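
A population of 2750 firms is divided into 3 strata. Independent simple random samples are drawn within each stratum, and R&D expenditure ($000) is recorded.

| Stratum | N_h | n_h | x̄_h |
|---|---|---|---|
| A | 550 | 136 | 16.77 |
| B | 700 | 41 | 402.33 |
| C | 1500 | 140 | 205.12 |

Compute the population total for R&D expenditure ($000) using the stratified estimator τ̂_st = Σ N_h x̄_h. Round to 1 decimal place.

τ̂_st ≈ 598534.5

τ̂_st = Σ N_h x̄_h = 550·16.77 + 700·402.33 + 1500·205.12 = 598534.5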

------------------------

Print every entry exactly as it appears.

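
A population of 2750 firms is divided into 3 strata. Independent simple random samples are drawn within each stratum, and R&D expenditure ($000) is recorded.

| Stratum | N_h | n_h | x̄_h |
|---|---|---|---|
| A | 550 | 136 | 16.77 |
| B | 700 | 41 | 402.33 |
| C | 1500 | 140 | 205.12 |

Compute the population total for R&D expenditure ($000) using the stratified estimator τ̂_st = Σ N_h x̄_h. Round to 1 decimal place.

τ̂_st ≈ 598534.5

τ̂_st = Σ N_h x̄_h = 550·16.77 + 700·402.33 + 1500·205.12 = 598534.5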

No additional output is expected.